> [How to complete this task] Please take the records that follow and repeat exactly the lines starting with the line with "3. checkout fix" and going on through the line with "7. checkout main".

Records from a data collection
——

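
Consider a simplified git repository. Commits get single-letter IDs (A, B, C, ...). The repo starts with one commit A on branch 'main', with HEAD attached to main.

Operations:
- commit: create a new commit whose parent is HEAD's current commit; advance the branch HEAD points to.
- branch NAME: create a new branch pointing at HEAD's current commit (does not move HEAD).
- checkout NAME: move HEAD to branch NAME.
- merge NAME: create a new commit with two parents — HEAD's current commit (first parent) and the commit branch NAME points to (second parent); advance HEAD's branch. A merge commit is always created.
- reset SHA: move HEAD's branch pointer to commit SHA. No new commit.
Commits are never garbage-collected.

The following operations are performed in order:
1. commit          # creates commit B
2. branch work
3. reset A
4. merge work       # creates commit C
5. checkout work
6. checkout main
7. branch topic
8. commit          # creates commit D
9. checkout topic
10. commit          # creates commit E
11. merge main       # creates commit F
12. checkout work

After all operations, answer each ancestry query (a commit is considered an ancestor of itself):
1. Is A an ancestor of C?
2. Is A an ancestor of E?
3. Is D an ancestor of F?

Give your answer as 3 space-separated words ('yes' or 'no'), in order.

Answer: yes yes yes

Derivation:
After op 1 (commit): HEAD=main@B [main=B]
After op 2 (branch): HEAD=main@B [main=B work=B]
After op 3 (reset): HEAD=main@A [main=A work=B]
After op 4 (merge): HEAD=main@C [main=C work=B]
After op 5 (checkout): HEAD=work@B [main=C work=B]
After op 6 (checkout): HEAD=main@C [main=C work=B]
After op 7 (branch): HEAD=main@C [main=C topic=C work=B]
After op 8 (commit): HEAD=main@D [main=D topic=C work=B]
After op 9 (checkout): HEAD=topic@C [main=D topic=C work=B]
After op 10 (commit): HEAD=topic@E [main=D topic=E work=B]
After op 11 (merge): HEAD=topic@F [main=D topic=F work=B]
After op 12 (checkout): HEAD=work@B [main=D topic=F work=B]
ancestors(C) = {A,B,C}; A in? yes
ancestors(E) = {A,B,C,E}; A in? yes
ancestors(F) = {A,B,C,D,E,F}; D in? yes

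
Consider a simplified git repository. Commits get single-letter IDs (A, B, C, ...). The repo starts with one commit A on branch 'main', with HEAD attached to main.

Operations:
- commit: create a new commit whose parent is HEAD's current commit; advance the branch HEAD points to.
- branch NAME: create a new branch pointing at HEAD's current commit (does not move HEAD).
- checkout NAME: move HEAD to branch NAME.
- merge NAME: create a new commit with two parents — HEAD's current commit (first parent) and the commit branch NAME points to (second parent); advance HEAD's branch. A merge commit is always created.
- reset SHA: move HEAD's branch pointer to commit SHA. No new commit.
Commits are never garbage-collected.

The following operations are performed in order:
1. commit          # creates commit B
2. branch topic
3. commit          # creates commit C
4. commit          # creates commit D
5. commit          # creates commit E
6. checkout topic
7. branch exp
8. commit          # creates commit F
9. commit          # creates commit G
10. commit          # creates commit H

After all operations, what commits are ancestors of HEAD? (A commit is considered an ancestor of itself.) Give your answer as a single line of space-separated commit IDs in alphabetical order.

Answer: A B F G H

Derivation:
After op 1 (commit): HEAD=main@B [main=B]
After op 2 (branch): HEAD=main@B [main=B topic=B]
After op 3 (commit): HEAD=main@C [main=C topic=B]
After op 4 (commit): HEAD=main@D [main=D topic=B]
After op 5 (commit): HEAD=main@E [main=E topic=B]
After op 6 (checkout): HEAD=topic@B [main=E topic=B]
After op 7 (branch): HEAD=topic@B [exp=B main=E topic=B]
After op 8 (commit): HEAD=topic@F [exp=B main=E topic=F]
After op 9 (commit): HEAD=topic@G [exp=B main=E topic=G]
After op 10 (commit): HEAD=topic@H [exp=B main=E topic=H]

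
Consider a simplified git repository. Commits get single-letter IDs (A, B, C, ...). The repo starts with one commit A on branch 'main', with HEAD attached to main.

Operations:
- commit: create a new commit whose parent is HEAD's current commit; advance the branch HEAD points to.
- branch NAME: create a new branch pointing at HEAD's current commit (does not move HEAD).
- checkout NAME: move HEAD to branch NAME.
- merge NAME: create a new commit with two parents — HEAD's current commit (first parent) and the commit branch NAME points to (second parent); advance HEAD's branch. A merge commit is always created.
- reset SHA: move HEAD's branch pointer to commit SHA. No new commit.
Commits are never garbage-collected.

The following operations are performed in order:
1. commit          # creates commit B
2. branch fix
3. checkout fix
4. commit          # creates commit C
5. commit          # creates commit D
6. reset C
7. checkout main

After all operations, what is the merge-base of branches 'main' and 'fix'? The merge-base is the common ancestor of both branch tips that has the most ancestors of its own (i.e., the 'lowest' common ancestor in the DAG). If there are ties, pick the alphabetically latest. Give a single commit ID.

After op 1 (commit): HEAD=main@B [main=B]
After op 2 (branch): HEAD=main@B [fix=B main=B]
After op 3 (checkout): HEAD=fix@B [fix=B main=B]
After op 4 (commit): HEAD=fix@C [fix=C main=B]
After op 5 (commit): HEAD=fix@D [fix=D main=B]
After op 6 (reset): HEAD=fix@C [fix=C main=B]
After op 7 (checkout): HEAD=main@B [fix=C main=B]
ancestors(main=B): ['A', 'B']
ancestors(fix=C): ['A', 'B', 'C']
common: ['A', 'B']

Answer: B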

——

> [Exercise solution]
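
3. checkout fix
4. commit          # creates commit C
5. commit          # creates commit D
6. reset C
7. checkout main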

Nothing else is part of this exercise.